▶ _EXERCISE AIM_:
Once you have checked each line below, report only the number of lines that contain the word "then".

Saved entries

-----

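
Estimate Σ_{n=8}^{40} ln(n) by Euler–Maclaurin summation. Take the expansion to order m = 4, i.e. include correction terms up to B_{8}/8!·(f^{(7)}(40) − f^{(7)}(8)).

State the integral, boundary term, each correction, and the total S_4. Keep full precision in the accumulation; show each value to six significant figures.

S_4 ≈ 101.795

The integral term ∫_8^40 ln(x) dx = 98.9196.
Boundary: ½(f(8) + f(40)) = ½(2.07944 + 3.68888) = 2.88416.
Running total after boundary: 101.804.
k=1: B_{2}/(2)! × [f^{(1)}(40) − f^{(1)}(8)] = 1/12 × (0.0250000 − 0.125000) = -0.00833333.
Partial sum through k=1: 101.795.
k=2: B_{4}/(4)! × [f^{(3)}(40) − f^{(3)}(8)] = −1/720 × (3.12500e-05 − 0.00390625) = 5.38194e-06.
Partial sum through k=2: 101.795.
k=3: B_{6}/(6)! × [f^{(5)}(40) − f^{(5)}(8)] = 1/30240 × (2.34375e-07 − 0.000732422) = -2.42125e-08.
Partial sum through k=3: 101.795.
k=4: B_{8}/(8)! × [f^{(7)}(40) − f^{(7)}(8)] = −1/1209600 × (4.39453e-09 − 0.000343323) = 2.83828e-10.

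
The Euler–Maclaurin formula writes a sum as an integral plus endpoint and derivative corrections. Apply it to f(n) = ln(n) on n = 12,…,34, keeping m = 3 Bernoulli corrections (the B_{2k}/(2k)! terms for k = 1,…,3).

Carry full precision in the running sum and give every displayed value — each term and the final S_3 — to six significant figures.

S_3 ≈ 71.0785

∫_12^34 ln(x) dx evaluates to 68.0774.
Boundary: ½(f(12) + f(34)) = ½(2.48491 + 3.52636) = 3.00563.
Integral + boundary = 71.0830.
Correction k=1: B_{2}/2! · (f^{(1)}(34) − f^{(1)}(12)) = 1/12 · (0.0294118 − 0.0833333) = -0.00449346.
Running total after k=1: 71.0785.
Correction k=2: B_{4}/4! · (f^{(3)}(34) − f^{(3)}(12)) = −1/720 · (5.08854e-05 − 0.00115741) = 1.53684e-06.
Running total after k=2: 71.0785.
Correction k=3: B_{6}/6! · (f^{(5)}(34) − f^{(5)}(12)) = 1/30240 · (5.28222e-07 − 9.64506e-05) = -3.17204e-09.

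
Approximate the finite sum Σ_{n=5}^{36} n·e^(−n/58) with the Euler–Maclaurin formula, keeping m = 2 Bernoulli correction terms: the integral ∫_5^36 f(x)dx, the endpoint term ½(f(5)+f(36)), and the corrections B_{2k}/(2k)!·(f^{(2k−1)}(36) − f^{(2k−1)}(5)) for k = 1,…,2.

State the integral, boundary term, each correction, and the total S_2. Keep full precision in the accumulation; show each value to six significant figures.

S_2 ≈ 433.262

∫_5^36 x·e^(−x/58) dx evaluates to 421.345.
½[f(5) + f(36)] = ½[4.58702 + 19.3526] = 11.9698.
So far: 433.314.
Order-1 term: 1/12 · (0.203907 − 0.838318) = -0.0528676.
Running total after k=1: 433.262.
Order-2 term: −1/720 · (0.000380218 − 0.000794627) = 5.75568e-07.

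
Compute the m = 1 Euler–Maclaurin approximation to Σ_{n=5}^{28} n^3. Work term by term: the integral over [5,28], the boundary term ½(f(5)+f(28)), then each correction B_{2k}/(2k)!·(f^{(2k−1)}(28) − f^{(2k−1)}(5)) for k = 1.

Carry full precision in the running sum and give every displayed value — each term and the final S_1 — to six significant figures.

∫_5^28 x^3 dx evaluates to 153508.
Boundary: ½(f(5) + f(28)) = ½(125.000 + 21952.0) = 11038.5.
So far: 164546.
Order-1 term: 1/12 · (2352.00 − 75.0000) = 189.750.

S_1 ≈ 164736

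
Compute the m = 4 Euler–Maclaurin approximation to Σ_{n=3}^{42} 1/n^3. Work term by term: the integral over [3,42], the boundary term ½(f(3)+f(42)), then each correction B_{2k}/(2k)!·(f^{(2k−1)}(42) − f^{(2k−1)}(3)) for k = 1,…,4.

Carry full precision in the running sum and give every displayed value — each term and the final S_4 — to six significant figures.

Integral: ∫_3^42 1/x^3 dx = 0.0552721.
Boundary: ½(f(3) + f(42)) = ½(0.0370370 + 1.34975e-05) = 0.0185253.
Running total after boundary: 0.0737974.
k=1: B_{2}/(2)! × [f^{(1)}(42) − f^{(1)}(3)] = 1/12 × (-9.64104e-07 − (-0.0370370)) = 0.00308634.
Partial sum through k=1: 0.0768837.
k=2: B_{4}/(4)! × [f^{(3)}(42) − f^{(3)}(3)] = −1/720 × (-1.09309e-08 − (-0.0823045)) = -0.000114312.
Partial sum through k=2: 0.0767694.
k=3: B_{6}/(6)! × [f^{(5)}(42) − f^{(5)}(3)] = 1/30240 × (-2.60259e-10 − (-0.384088)) = 1.27013e-05.
Partial sum through k=3: 0.0767821.
k=4: B_{8}/(8)! × [f^{(7)}(42) − f^{(7)}(3)] = −1/1209600 × (-1.06228e-11 − (-3.07270)) = -2.54026e-06.

S_4 ≈ 0.0767796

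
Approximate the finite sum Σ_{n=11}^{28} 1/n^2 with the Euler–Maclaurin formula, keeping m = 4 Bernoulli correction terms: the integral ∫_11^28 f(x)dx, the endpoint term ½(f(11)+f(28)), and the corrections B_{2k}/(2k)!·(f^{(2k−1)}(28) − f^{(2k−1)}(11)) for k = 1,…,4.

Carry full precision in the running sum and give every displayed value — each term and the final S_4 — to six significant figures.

∫_11^28 1/x^2 dx evaluates to 0.0551948.
½[f(11) + f(28)] = ½[0.00826446 + 0.00127551] = 0.00476999.
Running total after boundary: 0.0599648.
k=1: B_{2}/(2)! × [f^{(1)}(28) − f^{(1)}(11)] = 1/12 × (-9.11079e-05 − (-0.00150263)) = 0.000117627.
Running total after k=1: 0.0600824.
k=2: B_{4}/(4)! × [f^{(3)}(28) − f^{(3)}(11)] = −1/720 × (-1.39451e-06 − (-0.000149021)) = -2.05037e-07.
Running total after k=2: 0.0600822.
k=3: B_{6}/(6)! × [f^{(5)}(28) − f^{(5)}(11)] = 1/30240 × (-5.33613e-08 − (-3.69474e-05)) = 1.22004e-09.
Running total after k=3: 0.0600822.
k=4: B_{8}/(8)! × [f^{(7)}(28) − f^{(7)}(11)] = −1/1209600 × (-3.81152e-09 − (-1.70996e-05)) = -1.41334e-11.

S_4 ≈ 0.0600822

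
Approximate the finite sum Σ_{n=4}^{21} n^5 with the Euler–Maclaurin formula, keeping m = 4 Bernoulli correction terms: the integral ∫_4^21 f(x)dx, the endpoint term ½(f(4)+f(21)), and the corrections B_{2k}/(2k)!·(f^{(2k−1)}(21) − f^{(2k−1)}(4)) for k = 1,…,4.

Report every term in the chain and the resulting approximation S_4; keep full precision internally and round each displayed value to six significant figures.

S_4 ≈ 1.64171e+07

Integral: ∫_4^21 x^5 dx = 1.42937e+07.
Boundary: ½(f(4) + f(21)) = ½(1024.00 + 4.08410e+06) = 2.04256e+06.
So far: 1.63362e+07.
Order-1 term: 1/12 · (972405 − 1280.00) = 80927.1.
Running total after k=1: 1.64172e+07.
Order-2 term: −1/720 · (26460.0 − 960.000) = -35.4167.
Running total after k=2: 1.64171e+07.
Order-3 term: 1/30240 · (120.000 − 120.000) = 0.00000.
Running total after k=3: 1.64171e+07.
Order-4 term: −1/1209600 · (0.00000 − 0.00000) = 0.00000.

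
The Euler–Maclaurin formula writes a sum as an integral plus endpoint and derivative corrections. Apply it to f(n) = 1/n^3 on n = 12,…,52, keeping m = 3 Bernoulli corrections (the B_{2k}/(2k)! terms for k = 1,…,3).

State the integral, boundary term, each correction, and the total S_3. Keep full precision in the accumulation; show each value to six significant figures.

∫_12^52 1/x^3 dx evaluates to 0.00328731.
Endpoint term: (f(12) + f(52))/2 = (0.000578704 + 7.11197e-06)/2 = 0.000292908.
Integral + boundary = 0.00358022.
Correction k=1: B_{2}/2! · (f^{(1)}(52) − f^{(1)}(12)) = 1/12 · (-4.10306e-07 − (-0.000144676)) = 1.20221e-05.
Partial sum through k=1: 0.00359224.
Correction k=2: B_{4}/4! · (f^{(3)}(52) − f^{(3)}(12)) = −1/720 · (-3.03481e-09 − (-2.00939e-05)) = -2.79039e-08.
Partial sum through k=2: 0.00359221.
Correction k=3: B_{6}/6! · (f^{(5)}(52) − f^{(5)}(12)) = 1/30240 · (-4.71383e-11 − (-5.86071e-06)) = 1.93805e-10.

S_3 ≈ 0.00359221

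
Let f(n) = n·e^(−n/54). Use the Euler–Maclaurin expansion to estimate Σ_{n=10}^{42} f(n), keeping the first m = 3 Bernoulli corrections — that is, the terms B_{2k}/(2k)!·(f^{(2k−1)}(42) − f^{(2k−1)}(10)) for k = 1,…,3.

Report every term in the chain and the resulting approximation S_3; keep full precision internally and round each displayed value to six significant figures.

Integral: ∫_10^42 x·e^(−x/54) dx = 490.101.
Endpoint term: (f(10) + f(42))/2 = (8.30950 + 19.2959)/2 = 13.8027.
Integral + boundary = 503.904.
k=1: B_{2}/(2)! × [f^{(1)}(42) − f^{(1)}(10)] = 1/12 × (0.102095 − 0.677071) = -0.0479147.
Partial sum through k=1: 503.856.
k=2: B_{4}/(4)! × [f^{(3)}(42) − f^{(3)}(10)] = −1/720 × (0.000350119 − 0.000802116) = 6.27775e-07.
Partial sum through k=2: 503.856.
k=3: B_{6}/(6)! × [f^{(5)}(42) − f^{(5)}(10)] = 1/30240 × (2.28130e-07 − 4.70522e-07) = -8.01561e-12.

S_3 ≈ 503.856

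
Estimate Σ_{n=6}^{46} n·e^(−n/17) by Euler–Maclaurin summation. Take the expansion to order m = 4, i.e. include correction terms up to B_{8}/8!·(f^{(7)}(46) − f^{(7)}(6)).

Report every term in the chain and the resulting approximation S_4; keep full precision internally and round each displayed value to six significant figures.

The integral term ∫_6^46 x·e^(−x/17) dx = 203.169.
Boundary: ½(f(6) + f(46)) = ½(4.21571 + 3.07332) = 3.64452.
So far: 206.813.
k=1: B_{2}/(2)! × [f^{(1)}(46) − f^{(1)}(6)] = 1/12 × (-0.113972 − 0.454636) = -0.0473840.
Partial sum through k=1: 206.766.
k=2: B_{4}/(4)! × [f^{(3)}(46) − f^{(3)}(6)] = −1/720 × (6.79945e-05 − 0.00643555) = 8.84382e-06.
Partial sum through k=2: 206.766.
k=3: B_{6}/(6)! × [f^{(5)}(46) − f^{(5)}(6)] = 1/30240 × (1.83514e-06 − 3.90933e-05) = -1.23208e-09.
Partial sum through k=3: 206.766.
k=4: B_{8}/(8)! × [f^{(7)}(46) − f^{(7)}(6)] = −1/1209600 × (1.18859e-08 − 1.93489e-07) = 1.50135e-13.

S_4 ≈ 206.766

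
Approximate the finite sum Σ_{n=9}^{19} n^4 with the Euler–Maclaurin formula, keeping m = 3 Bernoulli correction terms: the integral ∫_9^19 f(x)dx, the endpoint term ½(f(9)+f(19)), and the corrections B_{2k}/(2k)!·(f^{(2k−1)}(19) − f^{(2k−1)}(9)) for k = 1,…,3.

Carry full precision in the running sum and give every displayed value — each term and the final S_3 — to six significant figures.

S_3 ≈ 553894

The integral term ∫_9^19 x^4 dx = 483410.
½[f(9) + f(19)] = ½[6561.00 + 130321] = 68441.0.
Running total after boundary: 551851.
k=1: B_{2}/(2)! × [f^{(1)}(19) − f^{(1)}(9)] = 1/12 × (27436.0 − 2916.00) = 2043.33.
Partial sum through k=1: 553894.
k=2: B_{4}/(4)! × [f^{(3)}(19) − f^{(3)}(9)] = −1/720 × (456.000 − 216.000) = -0.333333.
Partial sum through k=2: 553894.
k=3: B_{6}/(6)! × [f^{(5)}(19) − f^{(5)}(9)] = 1/30240 × (0.00000 − 0.00000) = 0.00000.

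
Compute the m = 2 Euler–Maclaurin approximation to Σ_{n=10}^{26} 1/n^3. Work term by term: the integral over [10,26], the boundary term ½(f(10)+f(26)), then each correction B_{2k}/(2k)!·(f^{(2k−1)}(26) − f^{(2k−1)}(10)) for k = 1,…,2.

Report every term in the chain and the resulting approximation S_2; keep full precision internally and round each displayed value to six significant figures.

S_2 ≈ 0.00481317

∫_10^26 1/x^3 dx evaluates to 0.00426036.
Boundary: ½(f(10) + f(26)) = ½(0.00100000 + 5.68958e-05) = 0.000528448.
So far: 0.00478880.
Correction k=1: B_{2}/2! · (f^{(1)}(26) − f^{(1)}(10)) = 1/12 · (-6.56490e-06 − (-0.000300000)) = 2.44529e-05.
Partial sum through k=1: 0.00481326.
Correction k=2: B_{4}/4! · (f^{(3)}(26) − f^{(3)}(10)) = −1/720 · (-1.94228e-07 − (-6.00000e-05)) = -8.30636e-08.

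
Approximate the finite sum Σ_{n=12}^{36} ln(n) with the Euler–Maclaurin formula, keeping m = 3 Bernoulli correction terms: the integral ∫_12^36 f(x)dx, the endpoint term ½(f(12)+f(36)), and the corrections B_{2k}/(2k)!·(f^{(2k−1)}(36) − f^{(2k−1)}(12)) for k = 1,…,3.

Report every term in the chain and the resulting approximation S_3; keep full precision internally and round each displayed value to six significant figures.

The integral term ∫_12^36 ln(x) dx = 75.1878.
Boundary: ½(f(12) + f(36)) = ½(2.48491 + 3.58352) = 3.03421.
Integral + boundary = 78.2220.
k=1: B_{2}/(2)! × [f^{(1)}(36) − f^{(1)}(12)] = 1/12 × (0.0277778 − 0.0833333) = -0.00462963.
After k=1: 78.2174.
k=2: B_{4}/(4)! × [f^{(3)}(36) − f^{(3)}(12)] = −1/720 × (4.28669e-05 − 0.00115741) = 1.54797e-06.
After k=2: 78.2174.
k=3: B_{6}/(6)! × [f^{(5)}(36) − f^{(5)}(12)] = 1/30240 × (3.96916e-07 − 9.64506e-05) = -3.17638e-09.

S_3 ≈ 78.2174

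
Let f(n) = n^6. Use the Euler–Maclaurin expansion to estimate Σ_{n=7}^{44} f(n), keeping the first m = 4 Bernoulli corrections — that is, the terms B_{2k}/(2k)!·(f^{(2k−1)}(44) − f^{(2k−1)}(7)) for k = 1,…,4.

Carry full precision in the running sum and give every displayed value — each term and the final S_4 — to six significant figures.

S_4 ≈ 4.93216e+10

The integral term ∫_7^44 x^6 dx = 4.56110e+10.
Endpoint term: (f(7) + f(44))/2 = (117649 + 7.25631e+09)/2 = 3.62822e+09.
Running total after boundary: 4.92392e+10.
k=1: B_{2}/(2)! × [f^{(1)}(44) − f^{(1)}(7)] = 1/12 × (9.89497e+08 − 100842) = 8.24497e+07.
After k=1: 4.93217e+10.
k=2: B_{4}/(4)! × [f^{(3)}(44) − f^{(3)}(7)] = −1/720 × (1.02221e+07 − 41160.0) = -14140.2.
After k=2: 4.93216e+10.
k=3: B_{6}/(6)! × [f^{(5)}(44) − f^{(5)}(7)] = 1/30240 × (31680.0 − 5040.00) = 0.880952.
After k=3: 4.93216e+10.
k=4: B_{8}/(8)! × [f^{(7)}(44) − f^{(7)}(7)] = −1/1209600 × (0.00000 − 0.00000) = 0.00000.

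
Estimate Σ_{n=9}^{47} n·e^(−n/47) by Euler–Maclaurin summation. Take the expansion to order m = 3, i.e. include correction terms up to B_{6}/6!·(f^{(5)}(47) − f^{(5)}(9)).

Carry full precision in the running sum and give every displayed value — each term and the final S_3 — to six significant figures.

Integral: ∫_9^47 x·e^(−x/47) dx = 548.026.
Endpoint term: (f(9) + f(47))/2 = (7.43156 + 17.2903)/2 = 12.3609.
Running total after boundary: 560.387.
Correction k=1: B_{2}/2! · (f^{(1)}(47) − f^{(1)}(9)) = 1/12 · (0.00000 − 0.667610) = -0.0556342.
Partial sum through k=1: 560.331.
Correction k=2: B_{4}/4! · (f^{(3)}(47) − f^{(3)}(9)) = −1/720 · (0.000333073 − 0.00104983) = 9.95491e-07.
Partial sum through k=2: 560.331.
Correction k=3: B_{6}/6! · (f^{(5)}(47) − f^{(5)}(9)) = 1/30240 · (3.01560e-07 − 8.13685e-07) = -1.69353e-11.

S_3 ≈ 560.331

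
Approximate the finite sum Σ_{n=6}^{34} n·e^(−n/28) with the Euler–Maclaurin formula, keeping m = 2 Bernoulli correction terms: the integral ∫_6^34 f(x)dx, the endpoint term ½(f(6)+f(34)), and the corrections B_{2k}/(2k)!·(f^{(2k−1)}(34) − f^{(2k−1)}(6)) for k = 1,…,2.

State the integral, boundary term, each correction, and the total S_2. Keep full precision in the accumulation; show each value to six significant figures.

S_2 ≈ 260.330

The integral term ∫_6^34 x·e^(−x/28) dx = 252.919.
Endpoint term: (f(6) + f(34))/2 = (4.84271 + 10.0953)/2 = 7.46903.
Integral + boundary = 260.388.
k=1: B_{2}/(2)! × [f^{(1)}(34) − f^{(1)}(6)] = 1/12 × (-0.0636261 − 0.634164) = -0.0581492.
After k=1: 260.330.
k=2: B_{4}/(4)! × [f^{(3)}(34) − f^{(3)}(6)] = −1/720 × (0.000676298 − 0.00286786) = 3.04383e-06.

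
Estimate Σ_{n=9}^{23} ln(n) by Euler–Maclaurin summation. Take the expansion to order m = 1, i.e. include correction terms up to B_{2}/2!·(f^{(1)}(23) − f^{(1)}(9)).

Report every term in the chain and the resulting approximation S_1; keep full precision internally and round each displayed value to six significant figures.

S_1 ≈ 41.0021

The integral term ∫_9^23 ln(x) dx = 38.3413.
Endpoint term: (f(9) + f(23))/2 = (2.19722 + 3.13549)/2 = 2.66636.
Integral + boundary = 41.0077.
k=1: B_{2}/(2)! × [f^{(1)}(23) − f^{(1)}(9)] = 1/12 × (0.0434783 − 0.111111) = -0.00563607.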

-----

▶ _EXERCISE SOLUTION_:
3